** Opening Input for this task block **

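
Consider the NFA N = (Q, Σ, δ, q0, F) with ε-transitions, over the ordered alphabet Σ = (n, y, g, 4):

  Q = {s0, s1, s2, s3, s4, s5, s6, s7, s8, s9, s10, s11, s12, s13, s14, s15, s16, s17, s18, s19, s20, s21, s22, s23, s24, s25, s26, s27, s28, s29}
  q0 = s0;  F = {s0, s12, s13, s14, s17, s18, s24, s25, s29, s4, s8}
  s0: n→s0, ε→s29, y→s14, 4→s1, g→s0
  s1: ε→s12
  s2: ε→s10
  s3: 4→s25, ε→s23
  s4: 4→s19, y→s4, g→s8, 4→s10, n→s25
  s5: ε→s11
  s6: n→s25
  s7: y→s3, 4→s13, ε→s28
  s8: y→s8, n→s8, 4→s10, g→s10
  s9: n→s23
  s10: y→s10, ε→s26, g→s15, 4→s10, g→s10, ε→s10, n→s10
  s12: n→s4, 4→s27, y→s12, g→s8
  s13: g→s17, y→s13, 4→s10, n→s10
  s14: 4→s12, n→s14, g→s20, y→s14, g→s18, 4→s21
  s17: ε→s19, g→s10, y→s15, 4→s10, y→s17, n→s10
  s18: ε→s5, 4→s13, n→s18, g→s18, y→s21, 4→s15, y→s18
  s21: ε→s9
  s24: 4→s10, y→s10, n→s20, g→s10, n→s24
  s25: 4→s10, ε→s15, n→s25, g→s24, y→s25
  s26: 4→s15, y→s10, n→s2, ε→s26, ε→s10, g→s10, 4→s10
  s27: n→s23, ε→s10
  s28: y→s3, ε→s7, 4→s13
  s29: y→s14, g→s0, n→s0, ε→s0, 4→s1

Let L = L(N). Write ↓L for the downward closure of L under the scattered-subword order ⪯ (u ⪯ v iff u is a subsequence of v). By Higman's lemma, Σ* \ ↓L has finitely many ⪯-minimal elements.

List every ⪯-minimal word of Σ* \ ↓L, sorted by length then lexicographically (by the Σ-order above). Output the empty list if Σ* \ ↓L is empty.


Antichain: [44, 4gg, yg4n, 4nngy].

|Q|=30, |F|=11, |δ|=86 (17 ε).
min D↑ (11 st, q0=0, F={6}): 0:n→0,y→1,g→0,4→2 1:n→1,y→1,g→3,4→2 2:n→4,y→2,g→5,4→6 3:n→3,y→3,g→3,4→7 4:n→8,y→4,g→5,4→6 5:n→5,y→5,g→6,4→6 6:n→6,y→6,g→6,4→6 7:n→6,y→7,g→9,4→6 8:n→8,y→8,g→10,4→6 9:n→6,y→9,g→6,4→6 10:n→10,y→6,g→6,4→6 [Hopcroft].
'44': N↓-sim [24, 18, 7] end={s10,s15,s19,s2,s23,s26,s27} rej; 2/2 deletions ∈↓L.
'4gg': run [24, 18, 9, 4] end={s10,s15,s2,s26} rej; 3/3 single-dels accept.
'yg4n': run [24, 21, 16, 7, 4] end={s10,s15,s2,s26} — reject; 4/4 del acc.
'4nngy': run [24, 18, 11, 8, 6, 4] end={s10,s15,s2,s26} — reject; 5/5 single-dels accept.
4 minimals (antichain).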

** Closing Input for this task block **

§ Your objective:
Each line of the records above, from the first through the one containing "s3: 4→s25, ε→s23", is to be retyped exactly; no other line belongs.

§ Answer for the task:
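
Consider the NFA N = (Q, Σ, δ, q0, F) with ε-transitions, over the ordered alphabet Σ = (n, y, g, 4):

  Q = {s0, s1, s2, s3, s4, s5, s6, s7, s8, s9, s10, s11, s12, s13, s14, s15, s16, s17, s18, s19, s20, s21, s22, s23, s24, s25, s26, s27, s28, s29}
  q0 = s0;  F = {s0, s12, s13, s14, s17, s18, s24, s25, s29, s4, s8}
  s0: n→s0, ε→s29, y→s14, 4→s1, g→s0
  s1: ε→s12
  s2: ε→s10
  s3: 4→s25, ε→s23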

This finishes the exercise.